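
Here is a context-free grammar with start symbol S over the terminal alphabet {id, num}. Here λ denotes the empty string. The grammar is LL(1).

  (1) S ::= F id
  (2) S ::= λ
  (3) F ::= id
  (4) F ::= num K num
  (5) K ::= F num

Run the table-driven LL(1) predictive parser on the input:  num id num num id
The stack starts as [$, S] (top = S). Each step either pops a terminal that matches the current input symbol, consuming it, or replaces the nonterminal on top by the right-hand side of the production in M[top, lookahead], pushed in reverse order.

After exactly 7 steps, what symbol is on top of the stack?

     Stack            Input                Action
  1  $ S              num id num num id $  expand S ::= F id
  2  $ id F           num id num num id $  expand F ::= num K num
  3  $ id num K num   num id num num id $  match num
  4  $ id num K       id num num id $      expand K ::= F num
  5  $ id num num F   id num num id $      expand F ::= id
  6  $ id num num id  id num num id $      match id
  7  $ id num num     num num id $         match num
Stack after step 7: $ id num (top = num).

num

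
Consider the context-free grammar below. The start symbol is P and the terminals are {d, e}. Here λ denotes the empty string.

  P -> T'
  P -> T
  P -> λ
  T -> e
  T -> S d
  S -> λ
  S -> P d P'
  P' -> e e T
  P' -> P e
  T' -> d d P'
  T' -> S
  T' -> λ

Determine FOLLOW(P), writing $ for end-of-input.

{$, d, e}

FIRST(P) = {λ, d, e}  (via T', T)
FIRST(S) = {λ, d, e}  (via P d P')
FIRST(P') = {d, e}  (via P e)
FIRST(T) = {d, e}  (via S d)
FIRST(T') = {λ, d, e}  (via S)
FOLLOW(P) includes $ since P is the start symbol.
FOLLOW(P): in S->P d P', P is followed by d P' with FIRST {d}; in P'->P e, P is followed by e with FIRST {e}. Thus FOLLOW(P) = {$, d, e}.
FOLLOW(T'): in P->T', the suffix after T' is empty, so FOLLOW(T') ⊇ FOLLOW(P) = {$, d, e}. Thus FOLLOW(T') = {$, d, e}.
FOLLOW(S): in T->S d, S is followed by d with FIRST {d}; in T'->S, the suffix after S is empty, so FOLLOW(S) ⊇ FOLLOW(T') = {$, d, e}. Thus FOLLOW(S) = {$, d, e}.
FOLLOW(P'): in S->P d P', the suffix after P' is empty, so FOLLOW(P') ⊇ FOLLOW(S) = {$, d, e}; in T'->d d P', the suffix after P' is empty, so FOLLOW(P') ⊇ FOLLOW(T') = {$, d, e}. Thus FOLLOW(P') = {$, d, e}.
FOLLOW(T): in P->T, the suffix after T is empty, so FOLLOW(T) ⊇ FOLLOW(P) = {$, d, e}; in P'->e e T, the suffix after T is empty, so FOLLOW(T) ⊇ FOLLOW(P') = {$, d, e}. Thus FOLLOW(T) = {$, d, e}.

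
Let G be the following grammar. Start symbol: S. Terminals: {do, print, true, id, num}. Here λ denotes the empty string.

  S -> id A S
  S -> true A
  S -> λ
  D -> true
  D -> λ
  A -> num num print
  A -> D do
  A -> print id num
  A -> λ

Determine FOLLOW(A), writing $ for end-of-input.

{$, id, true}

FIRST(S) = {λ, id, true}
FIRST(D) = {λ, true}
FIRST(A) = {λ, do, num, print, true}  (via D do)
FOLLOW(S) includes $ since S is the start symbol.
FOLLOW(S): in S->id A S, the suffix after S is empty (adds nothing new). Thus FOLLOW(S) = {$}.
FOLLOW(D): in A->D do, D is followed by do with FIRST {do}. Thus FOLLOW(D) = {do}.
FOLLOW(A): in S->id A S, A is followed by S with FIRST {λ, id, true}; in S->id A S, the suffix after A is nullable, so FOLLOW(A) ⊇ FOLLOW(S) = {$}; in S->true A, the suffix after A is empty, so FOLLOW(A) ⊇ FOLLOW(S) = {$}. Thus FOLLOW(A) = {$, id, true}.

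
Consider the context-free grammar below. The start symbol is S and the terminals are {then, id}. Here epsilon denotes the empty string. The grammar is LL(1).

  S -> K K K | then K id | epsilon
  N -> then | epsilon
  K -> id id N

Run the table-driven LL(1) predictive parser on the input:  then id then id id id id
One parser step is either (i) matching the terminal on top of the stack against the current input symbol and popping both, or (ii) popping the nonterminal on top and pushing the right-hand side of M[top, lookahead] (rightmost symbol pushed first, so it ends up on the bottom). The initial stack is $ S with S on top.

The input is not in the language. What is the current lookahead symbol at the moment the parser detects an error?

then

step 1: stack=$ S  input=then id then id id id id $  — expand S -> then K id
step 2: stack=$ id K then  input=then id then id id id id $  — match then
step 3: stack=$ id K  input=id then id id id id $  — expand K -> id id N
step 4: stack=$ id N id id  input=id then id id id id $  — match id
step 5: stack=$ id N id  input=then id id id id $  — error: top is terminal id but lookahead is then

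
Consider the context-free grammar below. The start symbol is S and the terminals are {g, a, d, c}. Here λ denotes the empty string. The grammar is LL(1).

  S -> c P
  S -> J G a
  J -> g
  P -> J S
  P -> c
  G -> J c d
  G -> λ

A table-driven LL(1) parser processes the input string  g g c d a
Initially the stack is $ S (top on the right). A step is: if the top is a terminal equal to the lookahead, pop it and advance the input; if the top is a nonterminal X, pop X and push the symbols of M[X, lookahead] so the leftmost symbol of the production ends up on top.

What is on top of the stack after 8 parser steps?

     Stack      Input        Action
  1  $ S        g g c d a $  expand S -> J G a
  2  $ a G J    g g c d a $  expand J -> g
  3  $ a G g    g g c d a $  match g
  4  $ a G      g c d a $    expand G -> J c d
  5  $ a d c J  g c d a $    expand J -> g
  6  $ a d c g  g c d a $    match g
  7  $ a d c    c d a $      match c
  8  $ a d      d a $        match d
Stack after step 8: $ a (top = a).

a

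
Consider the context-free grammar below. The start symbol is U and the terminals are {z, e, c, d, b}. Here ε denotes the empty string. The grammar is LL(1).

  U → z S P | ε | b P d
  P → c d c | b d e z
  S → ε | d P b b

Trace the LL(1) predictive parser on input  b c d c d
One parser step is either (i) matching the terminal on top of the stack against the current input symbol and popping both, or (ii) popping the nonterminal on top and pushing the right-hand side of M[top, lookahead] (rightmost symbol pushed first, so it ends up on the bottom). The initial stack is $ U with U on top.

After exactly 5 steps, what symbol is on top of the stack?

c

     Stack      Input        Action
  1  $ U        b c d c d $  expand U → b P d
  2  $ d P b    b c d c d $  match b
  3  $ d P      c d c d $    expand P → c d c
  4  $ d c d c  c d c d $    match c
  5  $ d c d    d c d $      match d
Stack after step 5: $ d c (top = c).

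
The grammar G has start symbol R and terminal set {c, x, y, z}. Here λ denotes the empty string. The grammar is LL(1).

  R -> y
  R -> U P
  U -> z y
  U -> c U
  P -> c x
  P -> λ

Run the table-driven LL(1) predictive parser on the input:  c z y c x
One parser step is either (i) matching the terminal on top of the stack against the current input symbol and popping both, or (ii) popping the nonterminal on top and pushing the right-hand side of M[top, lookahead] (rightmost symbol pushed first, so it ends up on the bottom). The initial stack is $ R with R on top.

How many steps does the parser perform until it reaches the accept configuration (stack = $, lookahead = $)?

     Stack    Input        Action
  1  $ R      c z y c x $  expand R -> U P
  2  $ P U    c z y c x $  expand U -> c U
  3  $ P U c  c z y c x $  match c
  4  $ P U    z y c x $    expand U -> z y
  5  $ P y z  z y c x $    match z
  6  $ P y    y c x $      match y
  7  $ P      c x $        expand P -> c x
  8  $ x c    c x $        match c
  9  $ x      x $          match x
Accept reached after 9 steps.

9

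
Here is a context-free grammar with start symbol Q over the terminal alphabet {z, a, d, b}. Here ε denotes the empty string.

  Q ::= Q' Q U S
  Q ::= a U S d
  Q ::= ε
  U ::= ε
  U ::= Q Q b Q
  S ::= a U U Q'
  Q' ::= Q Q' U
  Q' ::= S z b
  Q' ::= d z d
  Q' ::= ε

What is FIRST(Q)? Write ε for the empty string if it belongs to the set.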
......
- WHAT THE TASK REQUIRES -
The answer must be every line from the records above that contains the word "driven", copied out.

- WRITTEN ANSWER -
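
Run the table-driven LL(1) predictive parser on the input:  num id num num id
Run the table-driven LL(1) predictive parser on the input:  then id then id id id id
A table-driven LL(1) parser processes the input string  g g c d a
Run the table-driven LL(1) predictive parser on the input:  c z y c x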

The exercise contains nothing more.